*** Opening of INFORMATION ***

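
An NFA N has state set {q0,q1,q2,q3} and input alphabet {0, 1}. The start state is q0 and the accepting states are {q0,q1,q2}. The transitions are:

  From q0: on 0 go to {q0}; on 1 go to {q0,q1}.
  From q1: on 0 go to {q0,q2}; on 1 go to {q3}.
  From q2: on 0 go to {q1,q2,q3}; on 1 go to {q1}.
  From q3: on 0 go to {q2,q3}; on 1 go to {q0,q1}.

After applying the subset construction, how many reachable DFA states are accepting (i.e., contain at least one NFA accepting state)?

Start state of the DFA: {q0}.
{q0} --0--> {q0}  [seen]
{q0} --1--> {q0,q1}  [new]
{q0,q1} --0--> {q0,q2}  [new]
{q0,q1} --1--> {q0,q1,q3}  [new]
{q0,q2} --0--> {q0,q1,q2,q3}  [new]
{q0,q2} --1--> {q0,q1}  [seen]
{q0,q1,q3} --0--> {q0,q2,q3}  [new]
{q0,q1,q3} --1--> {q0,q1,q3}  [seen]
{q0,q1,q2,q3} --0--> {q0,q1,q2,q3}  [seen]
{q0,q1,q2,q3} --1--> {q0,q1,q3}  [seen]
{q0,q2,q3} --0--> {q0,q1,q2,q3}  [seen]
{q0,q2,q3} --1--> {q0,q1}  [seen]
Reachable DFA states: {q0}, {q0,q1}, {q0,q2}, {q0,q1,q3}, {q0,q1,q2,q3}, {q0,q2,q3}.
Accepting DFA states (contain an NFA accepting state): {q0}, {q0,q1}, {q0,q2}, {q0,q1,q3}, {q0,q1,q2,q3}, {q0,q2,q3}.

6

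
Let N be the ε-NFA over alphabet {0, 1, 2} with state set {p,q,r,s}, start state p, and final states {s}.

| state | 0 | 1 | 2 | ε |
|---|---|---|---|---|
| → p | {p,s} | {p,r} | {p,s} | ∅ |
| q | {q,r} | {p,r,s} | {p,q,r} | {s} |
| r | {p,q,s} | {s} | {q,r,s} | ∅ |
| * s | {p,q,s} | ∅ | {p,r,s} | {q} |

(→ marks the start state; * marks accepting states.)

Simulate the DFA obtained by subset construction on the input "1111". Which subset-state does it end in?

{p,q,r,s}

Start: {p}.
δ(p,1) = {p,r}.
Union: {p,r}.
After 1: {p,r}.
δ(p,1) = {p,r}; δ(r,1) = {s}.
Union: {p,r,s}.
ε-closure gives {p,q,r,s}.
After 1: {p,q,r,s}.
δ(p,1) = {p,r}; δ(q,1) = {p,r,s}; δ(r,1) = {s}; δ(s,1) = ∅.
Union: {p,r,s}.
ε-closure gives {p,q,r,s}.
After 1: {p,q,r,s}.
δ(p,1) = {p,r}; δ(q,1) = {p,r,s}; δ(r,1) = {s}; δ(s,1) = ∅.
Union: {p,r,s}.
ε-closure gives {p,q,r,s}.
After 1: {p,q,r,s}.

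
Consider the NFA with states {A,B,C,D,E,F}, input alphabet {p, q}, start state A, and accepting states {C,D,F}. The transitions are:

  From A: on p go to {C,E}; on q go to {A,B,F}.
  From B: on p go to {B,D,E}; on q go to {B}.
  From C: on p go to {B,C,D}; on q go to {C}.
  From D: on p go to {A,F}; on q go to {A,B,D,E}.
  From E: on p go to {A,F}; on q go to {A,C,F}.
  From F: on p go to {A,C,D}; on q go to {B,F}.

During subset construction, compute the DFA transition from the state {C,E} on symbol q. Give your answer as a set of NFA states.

{A,C,F}

δ(C,q) = {C}; δ(E,q) = {A,C,F}.
Union: {A,C,F}.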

*** Close of INFORMATION ***

YOUR OBJECTIVE: All of the data above is to be transcribed without alteration.

SOLUTION TO THE EXERCISE:
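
An NFA N has state set {q0,q1,q2,q3} and input alphabet {0, 1}. The start state is q0 and the accepting states are {q0,q1,q2}. The transitions are:

  From q0: on 0 go to {q0}; on 1 go to {q0,q1}.
  From q1: on 0 go to {q0,q2}; on 1 go to {q3}.
  From q2: on 0 go to {q1,q2,q3}; on 1 go to {q1}.
  From q3: on 0 go to {q2,q3}; on 1 go to {q0,q1}.

After applying the subset construction, how many reachable DFA states are accepting (i.e., contain at least one NFA accepting state)?

Start state of the DFA: {q0}.
{q0} --0--> {q0}  [seen]
{q0} --1--> {q0,q1}  [new]
{q0,q1} --0--> {q0,q2}  [new]
{q0,q1} --1--> {q0,q1,q3}  [new]
{q0,q2} --0--> {q0,q1,q2,q3}  [new]
{q0,q2} --1--> {q0,q1}  [seen]
{q0,q1,q3} --0--> {q0,q2,q3}  [new]
{q0,q1,q3} --1--> {q0,q1,q3}  [seen]
{q0,q1,q2,q3} --0--> {q0,q1,q2,q3}  [seen]
{q0,q1,q2,q3} --1--> {q0,q1,q3}  [seen]
{q0,q2,q3} --0--> {q0,q1,q2,q3}  [seen]
{q0,q2,q3} --1--> {q0,q1}  [seen]
Reachable DFA states: {q0}, {q0,q1}, {q0,q2}, {q0,q1,q3}, {q0,q1,q2,q3}, {q0,q2,q3}.
Accepting DFA states (contain an NFA accepting state): {q0}, {q0,q1}, {q0,q2}, {q0,q1,q3}, {q0,q1,q2,q3}, {q0,q2,q3}.

6

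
Let N be the ε-NFA over alphabet {0, 1, 2} with state set {p,q,r,s}, start state p, and final states {s}.

| state | 0 | 1 | 2 | ε |
|---|---|---|---|---|
| → p | {p,s} | {p,r} | {p,s} | ∅ |
| q | {q,r} | {p,r,s} | {p,q,r} | {s} |
| r | {p,q,s} | {s} | {q,r,s} | ∅ |
| * s | {p,q,s} | ∅ | {p,r,s} | {q} |

(→ marks the start state; * marks accepting states.)

Simulate the DFA obtained by subset construction on the input "1111". Which subset-state does it end in?

{p,q,r,s}

Start: {p}.
δ(p,1) = {p,r}.
Union: {p,r}.
After 1: {p,r}.
δ(p,1) = {p,r}; δ(r,1) = {s}.
Union: {p,r,s}.
ε-closure gives {p,q,r,s}.
After 1: {p,q,r,s}.
δ(p,1) = {p,r}; δ(q,1) = {p,r,s}; δ(r,1) = {s}; δ(s,1) = ∅.
Union: {p,r,s}.
ε-closure gives {p,q,r,s}.
After 1: {p,q,r,s}.
δ(p,1) = {p,r}; δ(q,1) = {p,r,s}; δ(r,1) = {s}; δ(s,1) = ∅.
Union: {p,r,s}.
ε-closure gives {p,q,r,s}.
After 1: {p,q,r,s}.

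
Consider the NFA with states {A,B,C,D,E,F}, input alphabet {p, q}, start state A, and accepting states {C,D,F}. The transitions are:

  From A: on p go to {C,E}; on q go to {A,B,F}.
  From B: on p go to {B,D,E}; on q go to {B}.
  From C: on p go to {B,C,D}; on q go to {C}.
  From D: on p go to {A,F}; on q go to {A,B,D,E}.
  From E: on p go to {A,F}; on q go to {A,C,F}.
  From F: on p go to {A,C,D}; on q go to {B,F}.

During subset construction, compute the DFA transition from the state {C,E} on symbol q. Give your answer as a set of NFA states.

{A,C,F}

δ(C,q) = {C}; δ(E,q) = {A,C,F}.
Union: {A,C,F}.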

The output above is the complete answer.